EXERCISE INSTRUCTIONS >> Retype every line of the records exactly.
- - - -
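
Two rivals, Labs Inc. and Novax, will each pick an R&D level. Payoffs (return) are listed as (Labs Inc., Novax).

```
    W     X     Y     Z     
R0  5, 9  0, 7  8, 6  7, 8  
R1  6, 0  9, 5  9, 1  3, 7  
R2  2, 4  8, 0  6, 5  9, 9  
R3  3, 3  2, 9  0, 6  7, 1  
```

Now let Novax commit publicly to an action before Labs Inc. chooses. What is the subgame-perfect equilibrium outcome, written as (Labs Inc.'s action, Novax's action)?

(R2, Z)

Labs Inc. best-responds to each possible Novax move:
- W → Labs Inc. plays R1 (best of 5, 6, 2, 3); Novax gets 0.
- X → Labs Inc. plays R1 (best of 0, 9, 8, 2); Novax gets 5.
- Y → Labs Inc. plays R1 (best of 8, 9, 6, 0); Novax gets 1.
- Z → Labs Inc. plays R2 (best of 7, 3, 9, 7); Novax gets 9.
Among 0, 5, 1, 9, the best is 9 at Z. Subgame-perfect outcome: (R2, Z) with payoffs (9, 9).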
- - - -
SOLVED EXERCISE >>
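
Two rivals, Labs Inc. and Novax, will each pick an R&D level. Payoffs (return) are listed as (Labs Inc., Novax).

```
    W     X     Y     Z     
R0  5, 9  0, 7  8, 6  7, 8  
R1  6, 0  9, 5  9, 1  3, 7  
R2  2, 4  8, 0  6, 5  9, 9  
R3  3, 3  2, 9  0, 6  7, 1  
```

Now let Novax commit publicly to an action before Labs Inc. chooses. What is the subgame-perfect equilibrium outcome, written as (Labs Inc.'s action, Novax's action)?

(R2, Z)

Labs Inc. best-responds to each possible Novax move:
- W → Labs Inc. plays R1 (best of 5, 6, 2, 3); Novax gets 0.
- X → Labs Inc. plays R1 (best of 0, 9, 8, 2); Novax gets 5.
- Y → Labs Inc. plays R1 (best of 8, 9, 6, 0); Novax gets 1.
- Z → Labs Inc. plays R2 (best of 7, 3, 9, 7); Novax gets 9.
Among 0, 5, 1, 9, the best is 9 at Z. Subgame-perfect outcome: (R2, Z) with payoffs (9, 9).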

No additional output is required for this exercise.